> **Source material**:
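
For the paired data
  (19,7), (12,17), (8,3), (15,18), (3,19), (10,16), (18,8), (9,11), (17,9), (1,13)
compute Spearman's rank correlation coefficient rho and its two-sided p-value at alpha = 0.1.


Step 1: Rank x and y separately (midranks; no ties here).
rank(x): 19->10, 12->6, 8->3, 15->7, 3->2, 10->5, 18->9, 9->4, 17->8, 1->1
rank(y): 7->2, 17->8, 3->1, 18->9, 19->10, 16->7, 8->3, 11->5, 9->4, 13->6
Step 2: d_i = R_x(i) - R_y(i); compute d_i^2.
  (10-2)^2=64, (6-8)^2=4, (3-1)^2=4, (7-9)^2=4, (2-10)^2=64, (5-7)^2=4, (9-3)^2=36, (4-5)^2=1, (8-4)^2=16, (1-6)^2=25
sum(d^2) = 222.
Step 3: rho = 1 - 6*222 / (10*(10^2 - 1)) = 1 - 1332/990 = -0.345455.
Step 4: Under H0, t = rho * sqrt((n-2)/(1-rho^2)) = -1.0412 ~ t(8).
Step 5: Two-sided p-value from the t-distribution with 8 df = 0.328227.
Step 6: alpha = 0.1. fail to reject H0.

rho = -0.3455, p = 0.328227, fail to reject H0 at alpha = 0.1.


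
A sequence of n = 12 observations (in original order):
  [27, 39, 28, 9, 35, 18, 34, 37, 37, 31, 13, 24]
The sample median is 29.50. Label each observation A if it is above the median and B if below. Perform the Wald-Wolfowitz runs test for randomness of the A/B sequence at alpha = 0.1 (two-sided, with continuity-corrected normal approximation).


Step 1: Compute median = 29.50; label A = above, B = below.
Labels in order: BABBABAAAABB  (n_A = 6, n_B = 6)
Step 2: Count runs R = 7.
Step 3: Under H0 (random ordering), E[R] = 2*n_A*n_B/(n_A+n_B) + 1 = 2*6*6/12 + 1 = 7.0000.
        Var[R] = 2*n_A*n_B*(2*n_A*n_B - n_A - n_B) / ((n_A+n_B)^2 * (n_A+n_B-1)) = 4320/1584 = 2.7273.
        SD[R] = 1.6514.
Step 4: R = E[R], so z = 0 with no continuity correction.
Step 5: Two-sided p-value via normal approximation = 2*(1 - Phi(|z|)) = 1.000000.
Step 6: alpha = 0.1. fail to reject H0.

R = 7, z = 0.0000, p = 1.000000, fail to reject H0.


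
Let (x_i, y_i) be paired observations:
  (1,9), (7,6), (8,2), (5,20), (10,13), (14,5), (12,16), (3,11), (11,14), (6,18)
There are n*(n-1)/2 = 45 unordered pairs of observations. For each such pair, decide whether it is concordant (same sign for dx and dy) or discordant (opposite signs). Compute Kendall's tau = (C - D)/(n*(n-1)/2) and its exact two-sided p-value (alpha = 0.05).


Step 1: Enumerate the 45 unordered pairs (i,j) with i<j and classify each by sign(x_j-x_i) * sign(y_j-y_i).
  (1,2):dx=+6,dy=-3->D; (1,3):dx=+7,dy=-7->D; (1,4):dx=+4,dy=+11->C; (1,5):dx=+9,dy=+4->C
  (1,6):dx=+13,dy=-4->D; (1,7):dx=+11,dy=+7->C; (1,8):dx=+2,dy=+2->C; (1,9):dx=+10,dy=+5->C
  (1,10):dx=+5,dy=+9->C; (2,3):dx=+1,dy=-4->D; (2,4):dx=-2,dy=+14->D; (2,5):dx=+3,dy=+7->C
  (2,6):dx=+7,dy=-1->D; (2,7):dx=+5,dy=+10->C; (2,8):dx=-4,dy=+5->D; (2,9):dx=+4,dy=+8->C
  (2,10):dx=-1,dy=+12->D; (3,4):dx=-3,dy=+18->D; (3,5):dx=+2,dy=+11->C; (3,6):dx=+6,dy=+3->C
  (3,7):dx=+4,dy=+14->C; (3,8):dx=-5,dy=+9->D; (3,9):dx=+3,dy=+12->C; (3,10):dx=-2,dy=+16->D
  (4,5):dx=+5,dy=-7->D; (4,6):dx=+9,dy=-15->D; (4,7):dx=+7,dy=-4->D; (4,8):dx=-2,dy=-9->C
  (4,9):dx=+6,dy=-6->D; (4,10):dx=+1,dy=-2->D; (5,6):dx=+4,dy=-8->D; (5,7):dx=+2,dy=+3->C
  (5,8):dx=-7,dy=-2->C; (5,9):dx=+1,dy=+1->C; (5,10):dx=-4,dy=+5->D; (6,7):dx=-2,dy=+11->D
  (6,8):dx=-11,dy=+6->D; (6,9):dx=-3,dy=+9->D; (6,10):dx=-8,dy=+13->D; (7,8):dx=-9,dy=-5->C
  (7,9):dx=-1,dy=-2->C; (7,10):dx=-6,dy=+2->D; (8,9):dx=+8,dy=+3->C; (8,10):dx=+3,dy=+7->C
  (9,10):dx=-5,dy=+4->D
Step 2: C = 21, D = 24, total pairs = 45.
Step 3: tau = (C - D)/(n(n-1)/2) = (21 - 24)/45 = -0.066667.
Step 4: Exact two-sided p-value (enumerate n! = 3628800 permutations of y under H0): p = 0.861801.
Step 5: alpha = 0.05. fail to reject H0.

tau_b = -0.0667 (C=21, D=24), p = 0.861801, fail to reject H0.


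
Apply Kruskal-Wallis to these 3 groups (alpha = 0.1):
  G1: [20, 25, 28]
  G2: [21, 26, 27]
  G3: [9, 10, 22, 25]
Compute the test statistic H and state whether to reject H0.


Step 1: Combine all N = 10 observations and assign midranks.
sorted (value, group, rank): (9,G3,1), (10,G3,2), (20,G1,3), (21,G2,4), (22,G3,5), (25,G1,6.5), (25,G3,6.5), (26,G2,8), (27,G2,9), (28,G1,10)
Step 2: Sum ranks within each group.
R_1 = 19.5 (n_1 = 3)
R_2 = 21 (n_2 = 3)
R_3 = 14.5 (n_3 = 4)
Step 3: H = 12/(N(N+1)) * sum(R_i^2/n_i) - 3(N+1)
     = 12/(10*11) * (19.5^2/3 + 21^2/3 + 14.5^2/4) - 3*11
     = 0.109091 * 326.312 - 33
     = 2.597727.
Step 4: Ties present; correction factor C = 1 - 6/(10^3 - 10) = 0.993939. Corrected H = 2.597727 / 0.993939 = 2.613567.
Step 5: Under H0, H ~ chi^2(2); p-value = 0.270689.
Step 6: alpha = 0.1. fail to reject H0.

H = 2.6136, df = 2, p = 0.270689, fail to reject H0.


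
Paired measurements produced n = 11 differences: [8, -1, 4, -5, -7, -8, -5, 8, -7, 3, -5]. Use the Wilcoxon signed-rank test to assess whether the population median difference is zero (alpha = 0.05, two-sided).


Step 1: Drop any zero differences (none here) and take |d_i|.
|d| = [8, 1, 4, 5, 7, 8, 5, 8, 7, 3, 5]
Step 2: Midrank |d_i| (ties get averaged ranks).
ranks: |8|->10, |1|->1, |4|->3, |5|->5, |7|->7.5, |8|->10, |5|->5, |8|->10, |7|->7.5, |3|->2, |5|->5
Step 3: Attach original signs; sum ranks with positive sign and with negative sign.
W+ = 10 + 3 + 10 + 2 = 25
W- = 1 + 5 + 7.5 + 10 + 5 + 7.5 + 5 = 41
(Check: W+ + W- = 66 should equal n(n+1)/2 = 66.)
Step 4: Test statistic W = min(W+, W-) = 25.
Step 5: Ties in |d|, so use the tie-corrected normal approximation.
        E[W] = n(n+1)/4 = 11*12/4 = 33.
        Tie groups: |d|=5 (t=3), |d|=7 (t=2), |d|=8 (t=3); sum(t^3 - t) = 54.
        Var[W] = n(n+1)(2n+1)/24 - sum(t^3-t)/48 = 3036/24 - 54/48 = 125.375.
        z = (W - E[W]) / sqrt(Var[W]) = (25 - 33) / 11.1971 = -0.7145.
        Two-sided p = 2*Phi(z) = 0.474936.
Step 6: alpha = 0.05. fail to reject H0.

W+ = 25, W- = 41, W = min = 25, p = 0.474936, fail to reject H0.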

> **Exercise aim**:
Reproduce verbatim only this range: the first line of the material through the line that contains "(9,11), (17,9), (1,13)", inclusive.

> **Answer section**:
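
For the paired data
  (19,7), (12,17), (8,3), (15,18), (3,19), (10,16), (18,8), (9,11), (17,9), (1,13)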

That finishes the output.